── DATA
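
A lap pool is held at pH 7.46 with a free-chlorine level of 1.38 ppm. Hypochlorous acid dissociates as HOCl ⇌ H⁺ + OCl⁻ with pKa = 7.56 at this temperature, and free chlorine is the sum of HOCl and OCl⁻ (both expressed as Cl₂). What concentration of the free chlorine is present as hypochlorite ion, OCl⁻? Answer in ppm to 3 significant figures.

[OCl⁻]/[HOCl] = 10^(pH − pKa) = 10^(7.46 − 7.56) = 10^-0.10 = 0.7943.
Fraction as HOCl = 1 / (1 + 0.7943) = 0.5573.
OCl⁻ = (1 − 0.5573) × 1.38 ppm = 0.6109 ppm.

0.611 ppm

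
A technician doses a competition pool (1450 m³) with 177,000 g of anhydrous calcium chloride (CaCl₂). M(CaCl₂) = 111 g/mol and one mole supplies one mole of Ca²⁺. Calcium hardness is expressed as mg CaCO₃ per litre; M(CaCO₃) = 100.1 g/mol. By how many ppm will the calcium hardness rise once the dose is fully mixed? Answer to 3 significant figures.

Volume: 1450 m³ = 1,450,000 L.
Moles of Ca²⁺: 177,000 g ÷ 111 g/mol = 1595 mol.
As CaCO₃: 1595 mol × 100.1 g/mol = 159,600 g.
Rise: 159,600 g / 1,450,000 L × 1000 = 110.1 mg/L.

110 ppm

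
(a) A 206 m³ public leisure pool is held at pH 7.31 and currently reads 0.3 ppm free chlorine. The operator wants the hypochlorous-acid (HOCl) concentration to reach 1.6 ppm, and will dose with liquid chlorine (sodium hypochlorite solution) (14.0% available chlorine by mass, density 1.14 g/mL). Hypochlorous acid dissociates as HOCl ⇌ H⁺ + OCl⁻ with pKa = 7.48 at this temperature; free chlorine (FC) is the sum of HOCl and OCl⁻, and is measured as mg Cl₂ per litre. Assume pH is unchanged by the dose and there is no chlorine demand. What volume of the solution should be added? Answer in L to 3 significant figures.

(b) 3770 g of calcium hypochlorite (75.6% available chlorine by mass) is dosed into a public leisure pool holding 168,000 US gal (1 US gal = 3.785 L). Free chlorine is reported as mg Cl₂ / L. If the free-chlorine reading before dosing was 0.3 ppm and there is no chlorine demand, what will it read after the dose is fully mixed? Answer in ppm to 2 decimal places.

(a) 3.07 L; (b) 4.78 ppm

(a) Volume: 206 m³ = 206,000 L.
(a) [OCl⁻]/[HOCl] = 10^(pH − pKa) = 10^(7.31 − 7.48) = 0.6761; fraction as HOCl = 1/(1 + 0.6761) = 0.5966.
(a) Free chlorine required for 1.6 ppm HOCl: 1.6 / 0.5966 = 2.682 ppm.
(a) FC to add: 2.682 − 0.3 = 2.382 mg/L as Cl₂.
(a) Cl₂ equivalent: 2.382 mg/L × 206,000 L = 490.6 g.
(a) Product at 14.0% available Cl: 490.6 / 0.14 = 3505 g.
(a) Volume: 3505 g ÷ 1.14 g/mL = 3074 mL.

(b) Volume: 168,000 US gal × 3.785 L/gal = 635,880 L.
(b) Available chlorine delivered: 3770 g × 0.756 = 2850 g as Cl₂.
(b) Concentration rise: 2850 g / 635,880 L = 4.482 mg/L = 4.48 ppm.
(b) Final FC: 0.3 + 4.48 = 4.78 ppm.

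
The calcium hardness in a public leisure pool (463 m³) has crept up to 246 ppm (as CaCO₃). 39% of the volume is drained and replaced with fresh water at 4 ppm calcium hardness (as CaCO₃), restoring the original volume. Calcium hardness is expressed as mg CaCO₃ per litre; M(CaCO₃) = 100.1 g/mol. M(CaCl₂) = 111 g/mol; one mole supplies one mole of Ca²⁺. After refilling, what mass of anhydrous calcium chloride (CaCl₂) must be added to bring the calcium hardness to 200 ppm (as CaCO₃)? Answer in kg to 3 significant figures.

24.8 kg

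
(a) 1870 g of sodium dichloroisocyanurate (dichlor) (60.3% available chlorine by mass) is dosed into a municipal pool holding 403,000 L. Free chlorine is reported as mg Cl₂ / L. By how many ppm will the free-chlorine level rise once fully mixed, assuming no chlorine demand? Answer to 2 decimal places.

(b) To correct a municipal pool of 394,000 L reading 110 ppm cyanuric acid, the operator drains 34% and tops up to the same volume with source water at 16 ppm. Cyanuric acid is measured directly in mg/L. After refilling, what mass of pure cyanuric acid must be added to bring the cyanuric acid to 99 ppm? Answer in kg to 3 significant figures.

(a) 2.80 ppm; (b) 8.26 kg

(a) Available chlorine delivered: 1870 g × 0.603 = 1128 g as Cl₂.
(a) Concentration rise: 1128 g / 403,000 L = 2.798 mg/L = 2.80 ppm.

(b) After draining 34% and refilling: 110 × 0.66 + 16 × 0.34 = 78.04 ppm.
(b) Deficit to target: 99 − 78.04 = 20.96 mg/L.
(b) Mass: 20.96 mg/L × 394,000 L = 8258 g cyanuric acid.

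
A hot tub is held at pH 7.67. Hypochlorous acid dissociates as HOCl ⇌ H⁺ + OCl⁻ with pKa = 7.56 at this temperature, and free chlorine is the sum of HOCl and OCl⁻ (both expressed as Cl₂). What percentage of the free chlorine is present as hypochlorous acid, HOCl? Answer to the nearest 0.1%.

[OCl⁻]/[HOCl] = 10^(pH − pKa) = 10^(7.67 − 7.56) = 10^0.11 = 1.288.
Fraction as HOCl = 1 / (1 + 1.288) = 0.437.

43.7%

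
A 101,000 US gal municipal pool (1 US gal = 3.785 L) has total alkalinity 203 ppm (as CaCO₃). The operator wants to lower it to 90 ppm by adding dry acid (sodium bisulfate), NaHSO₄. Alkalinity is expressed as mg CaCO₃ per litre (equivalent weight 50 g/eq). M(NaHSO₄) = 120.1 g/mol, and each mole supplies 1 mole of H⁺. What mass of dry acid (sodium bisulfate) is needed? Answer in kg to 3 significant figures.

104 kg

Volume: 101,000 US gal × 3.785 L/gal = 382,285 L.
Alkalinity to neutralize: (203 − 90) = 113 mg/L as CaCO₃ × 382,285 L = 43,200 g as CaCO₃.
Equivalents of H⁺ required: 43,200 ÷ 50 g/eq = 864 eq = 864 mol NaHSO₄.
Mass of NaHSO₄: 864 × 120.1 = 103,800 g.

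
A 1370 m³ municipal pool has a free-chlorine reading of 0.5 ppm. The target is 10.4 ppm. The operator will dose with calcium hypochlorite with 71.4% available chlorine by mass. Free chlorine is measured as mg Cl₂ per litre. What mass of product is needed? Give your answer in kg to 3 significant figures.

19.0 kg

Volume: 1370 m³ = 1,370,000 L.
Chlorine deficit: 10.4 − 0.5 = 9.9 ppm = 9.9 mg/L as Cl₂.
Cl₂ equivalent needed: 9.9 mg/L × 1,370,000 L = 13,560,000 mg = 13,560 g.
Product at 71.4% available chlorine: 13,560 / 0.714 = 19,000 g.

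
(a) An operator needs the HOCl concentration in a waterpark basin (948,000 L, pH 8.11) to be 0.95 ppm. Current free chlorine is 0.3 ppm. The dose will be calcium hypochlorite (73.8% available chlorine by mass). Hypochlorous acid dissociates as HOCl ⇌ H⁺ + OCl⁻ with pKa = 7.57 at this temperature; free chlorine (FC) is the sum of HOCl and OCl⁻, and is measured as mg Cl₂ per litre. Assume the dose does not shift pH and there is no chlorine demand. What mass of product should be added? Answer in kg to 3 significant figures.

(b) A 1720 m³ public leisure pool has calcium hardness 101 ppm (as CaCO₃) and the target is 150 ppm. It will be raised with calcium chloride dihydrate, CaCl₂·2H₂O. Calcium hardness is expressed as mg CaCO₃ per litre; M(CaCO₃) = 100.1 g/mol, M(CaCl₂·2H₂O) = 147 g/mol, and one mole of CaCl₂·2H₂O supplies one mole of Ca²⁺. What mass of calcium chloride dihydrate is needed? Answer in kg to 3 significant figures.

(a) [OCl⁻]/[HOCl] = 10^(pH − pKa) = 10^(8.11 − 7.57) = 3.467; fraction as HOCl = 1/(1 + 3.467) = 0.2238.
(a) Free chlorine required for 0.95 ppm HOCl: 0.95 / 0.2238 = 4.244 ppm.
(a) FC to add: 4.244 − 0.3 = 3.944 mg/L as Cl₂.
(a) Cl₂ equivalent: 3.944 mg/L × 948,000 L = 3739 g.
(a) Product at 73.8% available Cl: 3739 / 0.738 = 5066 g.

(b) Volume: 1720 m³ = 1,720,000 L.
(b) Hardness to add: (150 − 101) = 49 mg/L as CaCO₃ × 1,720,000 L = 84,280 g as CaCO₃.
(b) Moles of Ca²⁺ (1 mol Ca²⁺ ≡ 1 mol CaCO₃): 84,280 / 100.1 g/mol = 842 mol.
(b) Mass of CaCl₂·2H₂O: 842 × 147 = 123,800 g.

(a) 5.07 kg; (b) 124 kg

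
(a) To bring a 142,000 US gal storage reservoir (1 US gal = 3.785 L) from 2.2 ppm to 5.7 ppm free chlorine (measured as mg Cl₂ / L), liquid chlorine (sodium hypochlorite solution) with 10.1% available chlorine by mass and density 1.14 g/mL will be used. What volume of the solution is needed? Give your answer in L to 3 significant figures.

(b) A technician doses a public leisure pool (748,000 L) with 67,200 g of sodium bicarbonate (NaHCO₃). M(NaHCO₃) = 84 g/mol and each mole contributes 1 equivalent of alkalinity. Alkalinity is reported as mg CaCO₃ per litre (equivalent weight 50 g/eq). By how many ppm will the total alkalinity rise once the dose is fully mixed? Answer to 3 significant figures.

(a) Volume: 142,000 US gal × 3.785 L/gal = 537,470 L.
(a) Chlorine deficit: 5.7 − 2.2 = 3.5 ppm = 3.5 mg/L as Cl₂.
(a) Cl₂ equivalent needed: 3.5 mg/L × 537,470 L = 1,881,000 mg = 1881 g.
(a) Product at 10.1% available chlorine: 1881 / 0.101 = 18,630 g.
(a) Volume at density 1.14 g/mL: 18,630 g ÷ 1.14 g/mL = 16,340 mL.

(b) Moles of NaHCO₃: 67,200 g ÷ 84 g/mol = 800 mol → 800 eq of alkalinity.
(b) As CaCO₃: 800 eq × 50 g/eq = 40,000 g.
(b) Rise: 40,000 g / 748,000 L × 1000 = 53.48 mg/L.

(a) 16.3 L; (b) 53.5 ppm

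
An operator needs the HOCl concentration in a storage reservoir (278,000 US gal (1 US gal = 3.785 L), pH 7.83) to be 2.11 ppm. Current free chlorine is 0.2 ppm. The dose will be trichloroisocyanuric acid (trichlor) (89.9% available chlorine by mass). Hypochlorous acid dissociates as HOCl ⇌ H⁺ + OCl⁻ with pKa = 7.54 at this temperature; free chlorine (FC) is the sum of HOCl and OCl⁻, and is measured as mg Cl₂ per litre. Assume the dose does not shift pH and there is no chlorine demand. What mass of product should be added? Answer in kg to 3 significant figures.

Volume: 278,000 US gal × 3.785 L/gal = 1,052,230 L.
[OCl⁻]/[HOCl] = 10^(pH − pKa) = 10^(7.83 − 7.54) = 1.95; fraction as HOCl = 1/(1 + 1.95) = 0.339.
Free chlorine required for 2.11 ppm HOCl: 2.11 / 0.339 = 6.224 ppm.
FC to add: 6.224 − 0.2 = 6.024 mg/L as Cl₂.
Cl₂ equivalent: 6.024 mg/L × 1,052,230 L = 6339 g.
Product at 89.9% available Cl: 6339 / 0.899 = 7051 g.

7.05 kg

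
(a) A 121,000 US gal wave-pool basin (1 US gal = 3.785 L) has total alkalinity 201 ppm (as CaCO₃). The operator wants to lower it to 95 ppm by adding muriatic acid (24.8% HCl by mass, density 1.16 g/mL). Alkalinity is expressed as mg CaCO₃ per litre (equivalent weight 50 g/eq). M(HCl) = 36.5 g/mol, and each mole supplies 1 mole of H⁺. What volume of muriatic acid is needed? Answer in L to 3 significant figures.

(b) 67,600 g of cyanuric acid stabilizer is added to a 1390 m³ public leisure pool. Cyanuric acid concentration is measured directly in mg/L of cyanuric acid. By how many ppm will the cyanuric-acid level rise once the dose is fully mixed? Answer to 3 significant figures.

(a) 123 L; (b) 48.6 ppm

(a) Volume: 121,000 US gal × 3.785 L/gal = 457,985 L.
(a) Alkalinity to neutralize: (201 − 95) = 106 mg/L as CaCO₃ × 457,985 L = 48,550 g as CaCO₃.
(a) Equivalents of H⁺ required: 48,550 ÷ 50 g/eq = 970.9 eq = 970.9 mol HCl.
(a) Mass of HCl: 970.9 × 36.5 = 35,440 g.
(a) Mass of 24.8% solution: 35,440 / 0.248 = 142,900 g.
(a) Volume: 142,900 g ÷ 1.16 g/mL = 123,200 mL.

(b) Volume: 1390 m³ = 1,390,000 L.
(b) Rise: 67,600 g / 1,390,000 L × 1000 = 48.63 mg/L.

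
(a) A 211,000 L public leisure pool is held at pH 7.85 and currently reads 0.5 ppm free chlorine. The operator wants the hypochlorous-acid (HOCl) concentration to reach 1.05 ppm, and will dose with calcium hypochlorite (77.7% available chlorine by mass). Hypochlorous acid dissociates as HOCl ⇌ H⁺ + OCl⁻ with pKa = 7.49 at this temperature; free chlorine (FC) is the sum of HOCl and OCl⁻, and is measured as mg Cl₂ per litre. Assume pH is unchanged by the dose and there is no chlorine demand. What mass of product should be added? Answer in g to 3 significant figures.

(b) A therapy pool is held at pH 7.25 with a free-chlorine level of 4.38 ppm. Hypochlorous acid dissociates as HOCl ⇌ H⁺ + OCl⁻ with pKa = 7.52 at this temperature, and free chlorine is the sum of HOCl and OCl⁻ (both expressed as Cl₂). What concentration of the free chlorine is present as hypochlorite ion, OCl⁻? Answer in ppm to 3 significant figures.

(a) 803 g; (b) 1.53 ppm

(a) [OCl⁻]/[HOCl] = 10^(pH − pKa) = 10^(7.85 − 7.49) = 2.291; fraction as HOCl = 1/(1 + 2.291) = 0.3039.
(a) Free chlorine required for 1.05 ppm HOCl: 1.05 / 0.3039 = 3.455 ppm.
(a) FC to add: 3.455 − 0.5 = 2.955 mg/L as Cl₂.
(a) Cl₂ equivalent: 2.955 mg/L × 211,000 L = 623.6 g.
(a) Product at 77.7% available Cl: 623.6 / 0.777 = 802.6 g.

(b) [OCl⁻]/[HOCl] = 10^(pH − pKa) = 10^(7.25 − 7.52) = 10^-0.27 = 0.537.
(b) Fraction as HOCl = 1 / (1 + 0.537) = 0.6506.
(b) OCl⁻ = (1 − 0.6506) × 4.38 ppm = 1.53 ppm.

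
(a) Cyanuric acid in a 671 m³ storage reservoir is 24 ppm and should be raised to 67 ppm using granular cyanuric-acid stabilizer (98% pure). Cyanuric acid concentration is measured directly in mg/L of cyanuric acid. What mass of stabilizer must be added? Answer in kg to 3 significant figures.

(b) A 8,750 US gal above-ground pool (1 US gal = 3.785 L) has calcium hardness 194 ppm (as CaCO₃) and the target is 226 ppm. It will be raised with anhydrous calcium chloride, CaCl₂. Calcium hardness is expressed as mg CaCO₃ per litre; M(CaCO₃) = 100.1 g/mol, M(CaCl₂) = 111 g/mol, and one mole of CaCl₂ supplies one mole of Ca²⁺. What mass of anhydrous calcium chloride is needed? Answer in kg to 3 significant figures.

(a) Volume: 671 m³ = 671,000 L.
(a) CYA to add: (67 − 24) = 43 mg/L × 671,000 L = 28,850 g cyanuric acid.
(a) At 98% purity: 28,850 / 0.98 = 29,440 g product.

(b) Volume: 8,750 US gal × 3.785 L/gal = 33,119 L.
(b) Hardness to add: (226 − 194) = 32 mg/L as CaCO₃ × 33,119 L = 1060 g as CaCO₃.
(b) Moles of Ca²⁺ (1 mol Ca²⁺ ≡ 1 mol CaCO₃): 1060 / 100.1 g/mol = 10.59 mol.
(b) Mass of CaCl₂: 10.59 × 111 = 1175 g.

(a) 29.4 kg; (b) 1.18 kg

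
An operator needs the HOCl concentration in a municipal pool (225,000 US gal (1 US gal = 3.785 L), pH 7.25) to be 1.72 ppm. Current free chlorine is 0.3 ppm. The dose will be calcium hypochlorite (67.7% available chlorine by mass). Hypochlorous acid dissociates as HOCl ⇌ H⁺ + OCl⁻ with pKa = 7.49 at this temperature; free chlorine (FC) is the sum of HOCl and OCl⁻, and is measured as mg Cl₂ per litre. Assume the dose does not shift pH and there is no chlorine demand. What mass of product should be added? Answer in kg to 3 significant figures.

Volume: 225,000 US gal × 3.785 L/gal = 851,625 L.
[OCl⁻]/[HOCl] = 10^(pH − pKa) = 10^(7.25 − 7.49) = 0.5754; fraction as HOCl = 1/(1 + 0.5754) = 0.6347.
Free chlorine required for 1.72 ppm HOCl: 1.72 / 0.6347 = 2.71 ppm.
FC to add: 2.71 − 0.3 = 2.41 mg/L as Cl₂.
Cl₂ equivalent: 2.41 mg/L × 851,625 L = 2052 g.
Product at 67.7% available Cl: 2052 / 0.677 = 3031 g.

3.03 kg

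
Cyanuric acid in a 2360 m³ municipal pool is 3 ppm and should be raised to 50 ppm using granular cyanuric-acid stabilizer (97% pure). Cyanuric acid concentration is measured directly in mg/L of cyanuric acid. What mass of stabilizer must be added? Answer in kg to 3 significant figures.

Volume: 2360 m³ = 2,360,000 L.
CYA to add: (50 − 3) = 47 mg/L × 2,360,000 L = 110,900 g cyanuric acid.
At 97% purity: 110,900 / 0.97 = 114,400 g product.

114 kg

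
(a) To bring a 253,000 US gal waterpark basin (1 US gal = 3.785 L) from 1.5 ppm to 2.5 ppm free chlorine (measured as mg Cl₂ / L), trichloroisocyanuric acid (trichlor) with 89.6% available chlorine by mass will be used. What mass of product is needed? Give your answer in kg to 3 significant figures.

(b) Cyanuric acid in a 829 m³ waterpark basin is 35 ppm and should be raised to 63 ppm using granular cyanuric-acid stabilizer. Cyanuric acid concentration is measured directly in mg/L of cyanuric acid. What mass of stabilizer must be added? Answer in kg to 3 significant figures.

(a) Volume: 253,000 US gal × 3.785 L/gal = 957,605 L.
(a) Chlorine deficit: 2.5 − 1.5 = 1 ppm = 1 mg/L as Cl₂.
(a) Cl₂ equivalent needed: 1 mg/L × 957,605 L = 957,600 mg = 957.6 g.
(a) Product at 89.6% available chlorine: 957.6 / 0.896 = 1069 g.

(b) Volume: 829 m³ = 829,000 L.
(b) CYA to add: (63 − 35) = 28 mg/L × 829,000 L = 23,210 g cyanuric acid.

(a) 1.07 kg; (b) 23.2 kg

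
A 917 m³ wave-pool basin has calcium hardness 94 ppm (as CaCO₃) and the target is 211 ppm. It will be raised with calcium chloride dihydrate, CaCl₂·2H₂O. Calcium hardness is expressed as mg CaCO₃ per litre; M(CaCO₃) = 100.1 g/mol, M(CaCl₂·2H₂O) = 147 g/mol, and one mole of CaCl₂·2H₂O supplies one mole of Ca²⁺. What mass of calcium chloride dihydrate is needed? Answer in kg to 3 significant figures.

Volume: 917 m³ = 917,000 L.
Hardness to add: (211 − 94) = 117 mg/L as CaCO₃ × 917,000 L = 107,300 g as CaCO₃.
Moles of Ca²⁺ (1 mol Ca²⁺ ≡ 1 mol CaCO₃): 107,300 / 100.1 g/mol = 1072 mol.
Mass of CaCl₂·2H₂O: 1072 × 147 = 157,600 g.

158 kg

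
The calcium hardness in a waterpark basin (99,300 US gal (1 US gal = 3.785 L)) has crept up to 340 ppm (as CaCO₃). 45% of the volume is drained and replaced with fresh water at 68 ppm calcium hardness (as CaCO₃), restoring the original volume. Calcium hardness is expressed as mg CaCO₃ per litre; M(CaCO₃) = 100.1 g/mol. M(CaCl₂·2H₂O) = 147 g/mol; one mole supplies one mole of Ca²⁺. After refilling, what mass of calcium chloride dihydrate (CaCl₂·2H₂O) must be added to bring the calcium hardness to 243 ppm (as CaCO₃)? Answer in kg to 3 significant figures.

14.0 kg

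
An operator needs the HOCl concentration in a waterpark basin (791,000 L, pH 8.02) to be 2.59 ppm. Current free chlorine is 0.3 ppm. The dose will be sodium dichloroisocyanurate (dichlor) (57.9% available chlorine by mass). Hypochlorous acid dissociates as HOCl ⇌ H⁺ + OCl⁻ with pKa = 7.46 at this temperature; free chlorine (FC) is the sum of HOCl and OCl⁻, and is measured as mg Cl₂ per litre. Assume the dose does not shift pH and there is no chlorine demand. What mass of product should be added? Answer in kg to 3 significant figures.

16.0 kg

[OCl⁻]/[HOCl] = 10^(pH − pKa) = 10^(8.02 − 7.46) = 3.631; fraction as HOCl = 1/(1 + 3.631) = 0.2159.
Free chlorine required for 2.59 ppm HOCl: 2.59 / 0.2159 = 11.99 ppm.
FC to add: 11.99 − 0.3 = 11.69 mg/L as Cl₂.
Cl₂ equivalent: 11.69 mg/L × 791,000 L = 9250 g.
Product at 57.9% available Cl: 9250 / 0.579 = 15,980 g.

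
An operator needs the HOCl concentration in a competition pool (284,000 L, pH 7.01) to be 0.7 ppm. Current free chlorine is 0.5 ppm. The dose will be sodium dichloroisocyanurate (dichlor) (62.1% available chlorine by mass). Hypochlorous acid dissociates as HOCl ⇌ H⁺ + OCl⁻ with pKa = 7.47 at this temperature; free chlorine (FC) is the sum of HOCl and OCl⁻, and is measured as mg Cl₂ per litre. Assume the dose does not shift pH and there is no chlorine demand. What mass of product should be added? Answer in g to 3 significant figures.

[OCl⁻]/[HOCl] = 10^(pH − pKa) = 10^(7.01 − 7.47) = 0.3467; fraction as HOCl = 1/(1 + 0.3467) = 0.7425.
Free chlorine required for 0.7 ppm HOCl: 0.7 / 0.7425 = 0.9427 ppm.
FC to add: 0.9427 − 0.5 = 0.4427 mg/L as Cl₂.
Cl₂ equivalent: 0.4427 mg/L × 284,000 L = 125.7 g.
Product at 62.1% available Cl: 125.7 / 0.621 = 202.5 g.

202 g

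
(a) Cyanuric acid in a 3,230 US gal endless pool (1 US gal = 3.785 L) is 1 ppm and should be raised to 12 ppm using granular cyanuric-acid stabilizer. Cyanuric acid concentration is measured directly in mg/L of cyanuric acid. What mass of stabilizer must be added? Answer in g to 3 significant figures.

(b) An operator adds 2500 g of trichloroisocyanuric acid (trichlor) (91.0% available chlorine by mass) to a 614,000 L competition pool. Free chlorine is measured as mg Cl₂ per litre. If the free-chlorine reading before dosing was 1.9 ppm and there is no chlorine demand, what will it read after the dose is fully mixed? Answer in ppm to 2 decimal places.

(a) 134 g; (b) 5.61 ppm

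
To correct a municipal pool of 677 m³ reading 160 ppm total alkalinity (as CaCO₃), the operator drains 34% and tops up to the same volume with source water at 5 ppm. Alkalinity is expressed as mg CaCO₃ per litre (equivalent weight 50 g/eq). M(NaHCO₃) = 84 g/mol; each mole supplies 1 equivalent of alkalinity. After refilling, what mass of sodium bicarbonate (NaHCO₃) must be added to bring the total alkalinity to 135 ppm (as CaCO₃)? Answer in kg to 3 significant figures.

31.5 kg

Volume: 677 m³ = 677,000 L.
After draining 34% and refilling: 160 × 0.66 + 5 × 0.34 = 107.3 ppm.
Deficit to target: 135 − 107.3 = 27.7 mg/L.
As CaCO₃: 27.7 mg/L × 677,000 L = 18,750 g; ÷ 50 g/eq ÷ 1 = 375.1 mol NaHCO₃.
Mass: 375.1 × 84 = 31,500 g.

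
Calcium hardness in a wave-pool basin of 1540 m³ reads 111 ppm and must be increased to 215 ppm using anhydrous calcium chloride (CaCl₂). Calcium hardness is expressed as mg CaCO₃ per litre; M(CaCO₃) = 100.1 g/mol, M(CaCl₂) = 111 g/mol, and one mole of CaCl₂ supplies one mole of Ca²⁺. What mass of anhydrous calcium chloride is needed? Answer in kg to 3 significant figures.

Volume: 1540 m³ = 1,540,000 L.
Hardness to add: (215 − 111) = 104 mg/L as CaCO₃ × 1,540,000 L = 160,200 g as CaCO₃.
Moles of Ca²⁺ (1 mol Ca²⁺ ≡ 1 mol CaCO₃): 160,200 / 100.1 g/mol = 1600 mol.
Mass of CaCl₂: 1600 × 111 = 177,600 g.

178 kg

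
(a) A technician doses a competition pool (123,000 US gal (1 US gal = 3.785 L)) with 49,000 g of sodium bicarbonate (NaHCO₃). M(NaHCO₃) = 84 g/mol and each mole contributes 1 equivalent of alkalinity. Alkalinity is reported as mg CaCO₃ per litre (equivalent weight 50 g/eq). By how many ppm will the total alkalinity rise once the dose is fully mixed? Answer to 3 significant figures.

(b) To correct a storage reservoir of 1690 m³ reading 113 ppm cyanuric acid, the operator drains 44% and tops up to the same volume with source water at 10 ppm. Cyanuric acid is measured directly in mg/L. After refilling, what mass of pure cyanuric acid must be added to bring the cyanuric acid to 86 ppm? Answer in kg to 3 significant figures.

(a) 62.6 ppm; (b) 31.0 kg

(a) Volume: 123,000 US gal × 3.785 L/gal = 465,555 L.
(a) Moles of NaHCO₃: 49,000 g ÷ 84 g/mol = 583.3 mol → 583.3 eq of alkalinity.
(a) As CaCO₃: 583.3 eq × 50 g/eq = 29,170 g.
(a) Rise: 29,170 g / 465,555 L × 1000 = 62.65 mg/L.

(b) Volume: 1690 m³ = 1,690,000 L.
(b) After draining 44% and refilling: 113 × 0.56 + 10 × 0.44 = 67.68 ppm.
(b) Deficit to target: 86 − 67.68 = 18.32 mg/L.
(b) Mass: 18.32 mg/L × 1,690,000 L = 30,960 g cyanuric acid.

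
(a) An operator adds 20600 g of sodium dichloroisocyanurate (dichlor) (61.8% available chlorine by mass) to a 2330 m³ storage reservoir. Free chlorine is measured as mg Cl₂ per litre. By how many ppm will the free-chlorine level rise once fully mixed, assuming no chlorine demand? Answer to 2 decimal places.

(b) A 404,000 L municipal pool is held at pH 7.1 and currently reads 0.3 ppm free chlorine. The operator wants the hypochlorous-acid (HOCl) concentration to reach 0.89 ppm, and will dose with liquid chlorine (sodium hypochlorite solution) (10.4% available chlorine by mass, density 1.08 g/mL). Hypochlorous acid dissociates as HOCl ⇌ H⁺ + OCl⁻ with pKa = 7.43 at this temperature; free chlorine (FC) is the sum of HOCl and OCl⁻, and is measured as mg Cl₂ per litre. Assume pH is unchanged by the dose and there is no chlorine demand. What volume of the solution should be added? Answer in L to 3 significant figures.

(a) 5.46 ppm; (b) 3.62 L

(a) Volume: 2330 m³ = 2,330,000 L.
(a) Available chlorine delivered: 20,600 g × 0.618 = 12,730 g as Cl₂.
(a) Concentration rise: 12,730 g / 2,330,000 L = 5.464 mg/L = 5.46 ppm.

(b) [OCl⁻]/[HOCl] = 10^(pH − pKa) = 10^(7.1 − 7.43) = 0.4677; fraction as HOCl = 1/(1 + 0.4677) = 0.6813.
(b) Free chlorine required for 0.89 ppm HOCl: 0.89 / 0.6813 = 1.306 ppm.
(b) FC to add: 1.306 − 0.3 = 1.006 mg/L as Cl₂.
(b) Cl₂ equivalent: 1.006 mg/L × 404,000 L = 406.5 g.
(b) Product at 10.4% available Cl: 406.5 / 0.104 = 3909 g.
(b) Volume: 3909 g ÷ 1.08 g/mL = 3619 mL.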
────
▸ **TASK STATEMENT**
Taking the entries above, write out exactly each line from the one holding "An operator needs the HOCl concentration in a competition" to the one holding "(a) Cyanuric acid in a 3,230", both included, and stop there.

▸ **RESULT FOR THIS TASK**
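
An operator needs the HOCl concentration in a competition pool (284,000 L, pH 7.01) to be 0.7 ppm. Current free chlorine is 0.5 ppm. The dose will be sodium dichloroisocyanurate (dichlor) (62.1% available chlorine by mass). Hypochlorous acid dissociates as HOCl ⇌ H⁺ + OCl⁻ with pKa = 7.47 at this temperature; free chlorine (FC) is the sum of HOCl and OCl⁻, and is measured as mg Cl₂ per litre. Assume the dose does not shift pH and there is no chlorine demand. What mass of product should be added? Answer in g to 3 significant figures.

[OCl⁻]/[HOCl] = 10^(pH − pKa) = 10^(7.01 − 7.47) = 0.3467; fraction as HOCl = 1/(1 + 0.3467) = 0.7425.
Free chlorine required for 0.7 ppm HOCl: 0.7 / 0.7425 = 0.9427 ppm.
FC to add: 0.9427 − 0.5 = 0.4427 mg/L as Cl₂.
Cl₂ equivalent: 0.4427 mg/L × 284,000 L = 125.7 g.
Product at 62.1% available Cl: 125.7 / 0.621 = 202.5 g.

202 g

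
(a) Cyanuric acid in a 3,230 US gal endless pool (1 US gal = 3.785 L) is 1 ppm and should be raised to 12 ppm using granular cyanuric-acid stabilizer. Cyanuric acid concentration is measured directly in mg/L of cyanuric acid. What mass of stabilizer must be added? Answer in g to 3 significant figures.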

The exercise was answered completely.